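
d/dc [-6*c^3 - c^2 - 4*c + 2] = -18*c^2 - 2*c - 4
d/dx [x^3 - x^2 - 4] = x*(3*x - 2)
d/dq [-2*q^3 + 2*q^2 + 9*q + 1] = -6*q^2 + 4*q + 9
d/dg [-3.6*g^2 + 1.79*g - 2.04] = 1.79 - 7.2*g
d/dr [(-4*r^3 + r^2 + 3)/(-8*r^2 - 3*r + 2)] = (32*r^4 + 24*r^3 - 27*r^2 + 52*r + 9)/(64*r^4 + 48*r^3 - 23*r^2 - 12*r + 4)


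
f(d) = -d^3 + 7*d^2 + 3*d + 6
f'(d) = -3*d^2 + 14*d + 3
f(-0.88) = 9.46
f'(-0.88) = -11.64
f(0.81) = 12.49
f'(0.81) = 12.37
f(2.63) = 44.12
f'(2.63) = 19.07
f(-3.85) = 155.27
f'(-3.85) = -95.37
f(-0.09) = 5.79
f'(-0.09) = 1.72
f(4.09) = 66.95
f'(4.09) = 10.08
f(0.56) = 9.70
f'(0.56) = 9.90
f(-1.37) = 17.60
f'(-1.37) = -21.81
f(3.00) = 51.00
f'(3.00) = 18.00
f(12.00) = -678.00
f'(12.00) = -261.00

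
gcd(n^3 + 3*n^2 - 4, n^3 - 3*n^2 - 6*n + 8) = n^2 + n - 2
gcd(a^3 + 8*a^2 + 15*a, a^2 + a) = a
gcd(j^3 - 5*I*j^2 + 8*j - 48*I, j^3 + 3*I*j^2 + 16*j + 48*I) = j^2 - I*j + 12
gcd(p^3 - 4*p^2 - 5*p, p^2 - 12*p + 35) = p - 5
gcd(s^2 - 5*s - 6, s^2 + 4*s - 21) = 1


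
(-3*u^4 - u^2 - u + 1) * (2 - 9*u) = 27*u^5 - 6*u^4 + 9*u^3 + 7*u^2 - 11*u + 2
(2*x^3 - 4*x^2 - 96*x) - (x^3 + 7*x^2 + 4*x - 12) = x^3 - 11*x^2 - 100*x + 12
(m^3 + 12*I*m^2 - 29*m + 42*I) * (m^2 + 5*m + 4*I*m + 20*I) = m^5 + 5*m^4 + 16*I*m^4 - 77*m^3 + 80*I*m^3 - 385*m^2 - 74*I*m^2 - 168*m - 370*I*m - 840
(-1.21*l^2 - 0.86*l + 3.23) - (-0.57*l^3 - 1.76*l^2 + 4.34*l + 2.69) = 0.57*l^3 + 0.55*l^2 - 5.2*l + 0.54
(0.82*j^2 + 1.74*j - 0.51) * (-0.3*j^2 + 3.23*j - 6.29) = -0.246*j^4 + 2.1266*j^3 + 0.615399999999999*j^2 - 12.5919*j + 3.2079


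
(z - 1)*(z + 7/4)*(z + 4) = z^3 + 19*z^2/4 + 5*z/4 - 7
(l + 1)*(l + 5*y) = l^2 + 5*l*y + l + 5*y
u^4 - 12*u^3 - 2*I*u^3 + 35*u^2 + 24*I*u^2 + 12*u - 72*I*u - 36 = (u - 6)^2*(u - I)^2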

-------------------------

- [Problem to work on]:
Copy the lines of the data above exactly as written, beginning with the line containing "d/dr [(-4*r^3 +" and ending with the line containing "gcd(j^3 - 5*I*j^2", and leave out all other lines.

- [Expected answer]:
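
d/dr [(-4*r^3 + r^2 + 3)/(-8*r^2 - 3*r + 2)] = (32*r^4 + 24*r^3 - 27*r^2 + 52*r + 9)/(64*r^4 + 48*r^3 - 23*r^2 - 12*r + 4)


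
f(d) = -d^3 + 7*d^2 + 3*d + 6
f'(d) = -3*d^2 + 14*d + 3
f(-0.88) = 9.46
f'(-0.88) = -11.64
f(0.81) = 12.49
f'(0.81) = 12.37
f(2.63) = 44.12
f'(2.63) = 19.07
f(-3.85) = 155.27
f'(-3.85) = -95.37
f(-0.09) = 5.79
f'(-0.09) = 1.72
f(4.09) = 66.95
f'(4.09) = 10.08
f(0.56) = 9.70
f'(0.56) = 9.90
f(-1.37) = 17.60
f'(-1.37) = -21.81
f(3.00) = 51.00
f'(3.00) = 18.00
f(12.00) = -678.00
f'(12.00) = -261.00

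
gcd(n^3 + 3*n^2 - 4, n^3 - 3*n^2 - 6*n + 8) = n^2 + n - 2
gcd(a^3 + 8*a^2 + 15*a, a^2 + a) = a
gcd(j^3 - 5*I*j^2 + 8*j - 48*I, j^3 + 3*I*j^2 + 16*j + 48*I) = j^2 - I*j + 12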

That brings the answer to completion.